WHAT TO WORK ON :: Which lines below mention "requires"? Pick each one out.

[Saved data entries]
■ ■ ■ ■ ■
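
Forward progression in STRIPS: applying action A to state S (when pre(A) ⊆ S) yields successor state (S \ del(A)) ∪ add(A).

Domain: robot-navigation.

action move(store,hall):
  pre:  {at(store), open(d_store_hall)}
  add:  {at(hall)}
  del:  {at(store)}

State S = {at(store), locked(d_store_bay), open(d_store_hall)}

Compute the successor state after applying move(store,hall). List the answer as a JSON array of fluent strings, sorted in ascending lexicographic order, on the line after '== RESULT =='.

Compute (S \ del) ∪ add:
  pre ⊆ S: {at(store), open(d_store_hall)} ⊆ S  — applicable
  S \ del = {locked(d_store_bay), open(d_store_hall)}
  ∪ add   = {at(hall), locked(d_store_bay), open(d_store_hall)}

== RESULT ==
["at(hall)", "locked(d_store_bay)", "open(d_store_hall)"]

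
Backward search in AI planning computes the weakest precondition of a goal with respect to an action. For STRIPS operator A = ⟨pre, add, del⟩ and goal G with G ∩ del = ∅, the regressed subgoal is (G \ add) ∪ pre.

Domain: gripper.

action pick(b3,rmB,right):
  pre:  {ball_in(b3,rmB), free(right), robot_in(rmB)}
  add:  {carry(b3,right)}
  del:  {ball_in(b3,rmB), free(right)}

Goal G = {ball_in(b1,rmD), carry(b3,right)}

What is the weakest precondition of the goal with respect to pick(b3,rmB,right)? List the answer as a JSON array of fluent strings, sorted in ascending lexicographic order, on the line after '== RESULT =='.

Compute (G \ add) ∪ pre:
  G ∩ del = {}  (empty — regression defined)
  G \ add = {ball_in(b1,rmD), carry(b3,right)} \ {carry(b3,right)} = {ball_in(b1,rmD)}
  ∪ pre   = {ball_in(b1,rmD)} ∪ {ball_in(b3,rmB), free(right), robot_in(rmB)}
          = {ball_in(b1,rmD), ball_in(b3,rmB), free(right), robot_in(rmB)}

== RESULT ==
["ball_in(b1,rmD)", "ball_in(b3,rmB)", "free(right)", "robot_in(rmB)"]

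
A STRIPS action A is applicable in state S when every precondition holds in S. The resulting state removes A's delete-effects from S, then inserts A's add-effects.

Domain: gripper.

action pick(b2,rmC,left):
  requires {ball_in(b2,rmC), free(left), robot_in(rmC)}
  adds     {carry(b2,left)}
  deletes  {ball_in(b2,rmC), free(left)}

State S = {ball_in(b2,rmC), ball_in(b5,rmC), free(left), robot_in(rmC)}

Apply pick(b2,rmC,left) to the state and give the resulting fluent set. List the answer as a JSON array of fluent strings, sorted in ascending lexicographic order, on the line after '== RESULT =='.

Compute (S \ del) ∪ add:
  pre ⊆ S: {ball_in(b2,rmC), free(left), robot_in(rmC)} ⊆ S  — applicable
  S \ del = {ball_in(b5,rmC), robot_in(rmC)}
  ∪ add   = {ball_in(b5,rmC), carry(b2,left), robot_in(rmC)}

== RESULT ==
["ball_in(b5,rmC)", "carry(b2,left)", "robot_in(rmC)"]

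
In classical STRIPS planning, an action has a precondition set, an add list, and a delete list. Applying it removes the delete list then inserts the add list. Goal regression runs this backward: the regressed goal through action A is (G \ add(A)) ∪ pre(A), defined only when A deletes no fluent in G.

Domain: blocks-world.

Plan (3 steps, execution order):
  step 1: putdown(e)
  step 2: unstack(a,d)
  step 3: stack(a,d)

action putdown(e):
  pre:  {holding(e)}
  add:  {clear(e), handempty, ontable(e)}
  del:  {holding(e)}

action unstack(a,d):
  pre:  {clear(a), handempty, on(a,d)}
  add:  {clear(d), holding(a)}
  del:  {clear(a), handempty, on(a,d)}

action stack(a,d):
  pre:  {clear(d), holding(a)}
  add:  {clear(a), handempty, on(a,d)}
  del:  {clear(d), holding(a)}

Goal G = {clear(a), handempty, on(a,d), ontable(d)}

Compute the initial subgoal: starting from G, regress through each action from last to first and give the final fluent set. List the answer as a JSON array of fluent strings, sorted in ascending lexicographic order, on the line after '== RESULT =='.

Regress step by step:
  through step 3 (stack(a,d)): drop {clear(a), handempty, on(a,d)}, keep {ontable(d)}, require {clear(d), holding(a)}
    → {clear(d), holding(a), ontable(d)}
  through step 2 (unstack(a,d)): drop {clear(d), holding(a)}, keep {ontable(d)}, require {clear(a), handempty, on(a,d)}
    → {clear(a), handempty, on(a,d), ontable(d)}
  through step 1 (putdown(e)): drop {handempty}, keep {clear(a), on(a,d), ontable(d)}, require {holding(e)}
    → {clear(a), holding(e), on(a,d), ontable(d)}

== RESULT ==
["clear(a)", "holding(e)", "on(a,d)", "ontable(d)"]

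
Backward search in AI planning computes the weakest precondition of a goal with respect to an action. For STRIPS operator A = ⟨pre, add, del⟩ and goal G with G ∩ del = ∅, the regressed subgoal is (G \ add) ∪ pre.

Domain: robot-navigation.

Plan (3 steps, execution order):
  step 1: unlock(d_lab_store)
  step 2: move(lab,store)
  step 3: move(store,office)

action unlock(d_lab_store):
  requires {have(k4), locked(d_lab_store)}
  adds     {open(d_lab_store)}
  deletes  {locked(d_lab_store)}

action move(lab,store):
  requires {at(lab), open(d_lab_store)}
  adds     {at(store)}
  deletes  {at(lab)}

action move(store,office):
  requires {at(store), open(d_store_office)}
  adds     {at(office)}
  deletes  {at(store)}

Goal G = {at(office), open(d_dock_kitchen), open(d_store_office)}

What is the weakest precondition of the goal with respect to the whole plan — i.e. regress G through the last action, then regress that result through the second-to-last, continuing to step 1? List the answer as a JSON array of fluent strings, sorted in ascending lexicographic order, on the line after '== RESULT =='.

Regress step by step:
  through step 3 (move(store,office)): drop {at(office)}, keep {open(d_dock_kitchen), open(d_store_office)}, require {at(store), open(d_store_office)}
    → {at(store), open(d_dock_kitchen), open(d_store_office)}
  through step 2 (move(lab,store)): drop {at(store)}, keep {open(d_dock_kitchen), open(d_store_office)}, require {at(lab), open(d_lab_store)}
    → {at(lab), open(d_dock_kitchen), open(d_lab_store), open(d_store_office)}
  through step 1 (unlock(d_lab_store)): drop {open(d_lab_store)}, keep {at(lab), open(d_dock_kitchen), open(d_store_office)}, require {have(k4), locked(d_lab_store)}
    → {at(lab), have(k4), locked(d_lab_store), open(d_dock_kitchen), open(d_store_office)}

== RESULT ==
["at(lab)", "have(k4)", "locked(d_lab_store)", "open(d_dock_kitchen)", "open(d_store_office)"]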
■ ■ ■ ■ ■
TASK RESPONSE ::
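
  requires {ball_in(b2,rmC), free(left), robot_in(rmC)}
  requires {have(k4), locked(d_lab_store)}
  requires {at(lab), open(d_lab_store)}
  requires {at(store), open(d_store_office)}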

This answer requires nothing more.